Exercise:
Find and copy each line of the listing below that has the word "function" in it.
[[ Given data open ]]
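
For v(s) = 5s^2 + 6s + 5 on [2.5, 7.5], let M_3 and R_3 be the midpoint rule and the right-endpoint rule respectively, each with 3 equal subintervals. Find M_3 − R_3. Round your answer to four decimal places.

M_3 ≈ 846.296296.
R_3 ≈ 1096.990741.
M_3 − R_3 ≈ -250.6944.

-250.6944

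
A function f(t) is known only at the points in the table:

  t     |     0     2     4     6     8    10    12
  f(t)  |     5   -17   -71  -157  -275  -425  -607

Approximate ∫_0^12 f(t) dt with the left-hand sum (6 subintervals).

Δt = 2.
Sum = 2·[5 + (-17) + (-71) + (-157) + (-275) + (-425)] = -1880.

-1880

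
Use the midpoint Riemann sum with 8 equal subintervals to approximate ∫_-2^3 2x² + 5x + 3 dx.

Δx = (3 − (-2))/8 = 0.625.
Midpoints: -1.6875, -1.0625, -0.4375, 0.1875, 0.8125, 1.4375, 2.0625, 2.6875.
f(-1.6875) = 0.2578125, f(-1.0625) = -0.0546875, f(-0.4375) = 1.1953125, f(0.1875) = 4.0078125, f(0.8125) = 8.3828125, f(1.4375) = 14.3203125, f(2.0625) = 21.8203125, f(2.6875) = 30.8828125.
Sum = Δx · [f(-1.6875) + f(-1.0625) + f(-0.4375) + ...].
Sum = 50.5078125.

50.5078125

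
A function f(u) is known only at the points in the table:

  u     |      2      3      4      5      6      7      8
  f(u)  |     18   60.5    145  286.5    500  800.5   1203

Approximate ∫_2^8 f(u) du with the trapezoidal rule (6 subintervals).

Δu = 1.
T_6 = (1/2)·[18 + 2·60.5 + 2·145 + 2·286.5 + 2·500 + 2·800.5 + 1203] = 2403.

2403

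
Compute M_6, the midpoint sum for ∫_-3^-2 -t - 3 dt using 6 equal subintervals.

-0.5

Δt = (-2 − (-3))/6 = 1/6.
Midpoints: -35/12, -2.75, -31/12, -29/12, -2.25, -25/12.
f(-35/12) = -1/12, f(-2.75) = -0.25, f(-31/12) = -5/12, f(-29/12) = -7/12, f(-2.25) = -0.75, f(-25/12) = -11/12.
Sum = Δt · [f(-35/12) + f(-2.75) + f(-31/12) + ...].
Sum = -0.5.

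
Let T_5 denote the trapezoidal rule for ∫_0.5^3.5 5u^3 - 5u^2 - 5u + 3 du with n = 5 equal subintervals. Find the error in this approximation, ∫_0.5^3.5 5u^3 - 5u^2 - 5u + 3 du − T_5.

-4.5

Exact integral: ∫_0.5^3.5 f(u) du = 95.25.
T_5 = 99.75.
Error = 95.25 − 99.75 = -4.5.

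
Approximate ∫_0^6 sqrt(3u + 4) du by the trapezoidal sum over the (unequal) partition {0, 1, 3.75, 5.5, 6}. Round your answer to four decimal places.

21.0136

Subinterval widths: 1, 2.75, 1.75, 0.5.
f(0) ≈ 2.0000, f(1) ≈ 2.6458, f(3.75) ≈ 3.9051, f(5.5) ≈ 4.5277, f(6) ≈ 4.6904.
On each subinterval the trapezoid contributes (Δu_i/2)·[f(u_{i-1}) + f(u_i)].
Sum ≈ 21.0136.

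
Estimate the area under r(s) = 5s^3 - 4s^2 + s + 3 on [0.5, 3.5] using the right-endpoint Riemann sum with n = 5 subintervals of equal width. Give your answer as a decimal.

200.805

Δs = (3.5 − 0.5)/5 = 0.6.
Right endpoints: 1.1, 1.7, 2.3, 2.9, 3.5.
r(1.1) = 5.915, r(1.7) = 17.705, r(2.3) = 44.975, r(2.9) = 94.205, r(3.5) = 171.875.
Sum = Δs · [r(1.1) + r(1.7) + r(2.3) + r(2.9) + r(3.5)].
Sum = 200.805.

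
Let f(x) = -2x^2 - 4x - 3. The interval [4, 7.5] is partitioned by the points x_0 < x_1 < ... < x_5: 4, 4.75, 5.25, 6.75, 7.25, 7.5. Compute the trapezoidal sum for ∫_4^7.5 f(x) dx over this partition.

Subinterval widths: 0.75, 0.5, 1.5, 0.5, 0.25.
f(4) = -51, f(4.75) = -67.125, f(5.25) = -79.125, f(6.75) = -121.125, f(7.25) = -137.125, f(7.5) = -145.5.
On each subinterval the trapezoid contributes (Δx_i/2)·[f(x_{i-1}) + f(x_i)].
Sum = -330.9375.

-330.9375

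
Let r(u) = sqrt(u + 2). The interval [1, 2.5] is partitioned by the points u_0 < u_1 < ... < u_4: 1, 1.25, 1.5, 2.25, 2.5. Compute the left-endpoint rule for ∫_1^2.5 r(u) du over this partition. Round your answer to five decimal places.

Subinterval widths: 0.25, 0.25, 0.75, 0.25.
Left endpoints: 1, 1.25, 1.5, 2.25.
r(1) ≈ 1.73205, r(1.25) ≈ 1.80278, r(1.5) ≈ 1.87083, r(2.25) ≈ 2.06155.
Sum = Σ Δu_i · r(u_i).
Sum ≈ 2.80222.

2.80222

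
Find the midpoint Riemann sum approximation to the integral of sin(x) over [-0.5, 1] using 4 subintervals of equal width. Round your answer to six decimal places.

0.339265

Δx = (1 − (-0.5))/4 = 0.375.
Midpoints: -0.3125, 0.0625, 0.4375, 0.8125.
f(-0.3125) ≈ -0.307439, f(0.0625) ≈ 0.062459, f(0.4375) ≈ 0.423676, f(0.8125) ≈ 0.726009.
Sum = Δx · [f(-0.3125) + f(0.0625) + f(0.4375) + f(0.8125)].
Sum ≈ 0.339265.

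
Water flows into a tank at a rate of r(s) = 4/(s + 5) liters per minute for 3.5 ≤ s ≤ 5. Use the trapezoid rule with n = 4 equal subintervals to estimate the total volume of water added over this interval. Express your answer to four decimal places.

0.6503

Δs = (5 − 3.5)/4 = 0.375.
r(3.5) = 8/17, r(3.875) = 32/71, r(4.25) = 16/37, r(4.625) = 32/77, r(5) = 0.4.
T_4 = (Δs/2)·[r(s_0) + 2r(s_1) + 2r(s_2) + 2r(s_3) + r(s_4)].
Sum ≈ 0.6503.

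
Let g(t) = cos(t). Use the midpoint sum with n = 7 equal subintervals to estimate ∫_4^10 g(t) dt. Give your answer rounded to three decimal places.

Δt = (10 − 4)/7 = 6/7.
Midpoints: 31/7, 37/7, 43/7, 7, 55/7, 61/7, 67/7.
g(31/7) ≈ -0.280, g(37/7) ≈ 0.542, g(43/7) ≈ 0.990, g(7) ≈ 0.754, g(55/7) ≈ -0.003, g(61/7) ≈ -0.758, g(67/7) ≈ -0.989.
Sum = Δt · [g(31/7) + g(37/7) + g(43/7) + ...].
Sum ≈ 0.219.

0.219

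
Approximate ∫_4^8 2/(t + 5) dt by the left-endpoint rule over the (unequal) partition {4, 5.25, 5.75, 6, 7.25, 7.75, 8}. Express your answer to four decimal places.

Subinterval widths: 1.25, 0.5, 0.25, 1.25, 0.5, 0.25.
Left endpoints: 4, 5.25, 5.75, 6, 7.25, 7.75.
f(4) = 2/9, f(5.25) = 8/41, f(5.75) = 8/43, f(6) = 2/11, f(7.25) = 8/49, f(7.75) = 8/51.
Sum = Σ Δt_i · f(t_i).
Sum ≈ 0.7700.

0.7700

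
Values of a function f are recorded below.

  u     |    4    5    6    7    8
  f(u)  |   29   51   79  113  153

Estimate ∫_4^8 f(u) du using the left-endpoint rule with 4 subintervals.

272

Δu = 1.
Sum = 1·[29 + 51 + 79 + 113] = 272.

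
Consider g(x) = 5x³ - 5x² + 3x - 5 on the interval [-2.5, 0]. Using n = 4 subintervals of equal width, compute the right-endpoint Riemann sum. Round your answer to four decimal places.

Δx = (0 − (-2.5))/4 = 0.625.
Right endpoints: -1.875, -1.25, -0.625, 0.
g(-1.875) = -31315/512, g(-1.25) = -26.328125, g(-0.625) = -5145/512, g(0) = -5.
Sum = Δx · [g(-1.875) + g(-1.25) + g(-0.625) + g(0)].
Sum ≈ -64.0869.

-64.0869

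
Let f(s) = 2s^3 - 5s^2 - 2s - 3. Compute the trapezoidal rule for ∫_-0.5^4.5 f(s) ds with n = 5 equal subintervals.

Δs = (4.5 − (-0.5))/5 = 1.
f(-0.5) = -3.5, f(0.5) = -5, f(1.5) = -10.5, f(2.5) = -8, f(3.5) = 14.5, f(4.5) = 69.
T_5 = (Δs/2)·[f(s_0) + 2f(s_1) + ... + 2f(s_{4}) + f(s_5)].
Sum = 23.75.

23.75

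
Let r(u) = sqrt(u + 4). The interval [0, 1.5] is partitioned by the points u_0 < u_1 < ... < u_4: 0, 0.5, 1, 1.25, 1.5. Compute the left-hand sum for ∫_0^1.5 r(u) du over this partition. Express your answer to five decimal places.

Subinterval widths: 0.5, 0.5, 0.25, 0.25.
Left endpoints: 0, 0.5, 1, 1.25.
r(0) ≈ 2.00000, r(0.5) ≈ 2.12132, r(1) ≈ 2.23607, r(1.25) ≈ 2.29129.
Sum = Σ Δu_i · r(u_i).
Sum ≈ 3.19250.

3.19250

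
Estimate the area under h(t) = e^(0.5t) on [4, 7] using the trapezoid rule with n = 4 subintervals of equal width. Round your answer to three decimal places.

Δt = (7 − 4)/4 = 0.75.
h(4) ≈ 7.389, h(4.75) ≈ 10.751, h(5.5) ≈ 15.643, h(6.25) ≈ 22.760, h(7) ≈ 33.115.
T_4 = (Δt/2)·[h(t_0) + 2h(t_1) + 2h(t_2) + 2h(t_3) + h(t_4)].
Sum ≈ 52.054.

52.054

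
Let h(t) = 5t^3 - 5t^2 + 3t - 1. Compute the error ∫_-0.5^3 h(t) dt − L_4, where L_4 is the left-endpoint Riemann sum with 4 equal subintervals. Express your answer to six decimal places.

Exact integral: ∫_-0.5^3 h(t) dt ≈ 65.58854167.
L_4 ≈ 26.94042969.
Error ≈ 65.58854167 − 26.94042969 ≈ 38.648112.

38.648112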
[[ Given data closed ]]
Output for this exercise:
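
A function f(t) is known only at the points in the table:
A function f(u) is known only at the points in the table:
Values of a function f are recorded below.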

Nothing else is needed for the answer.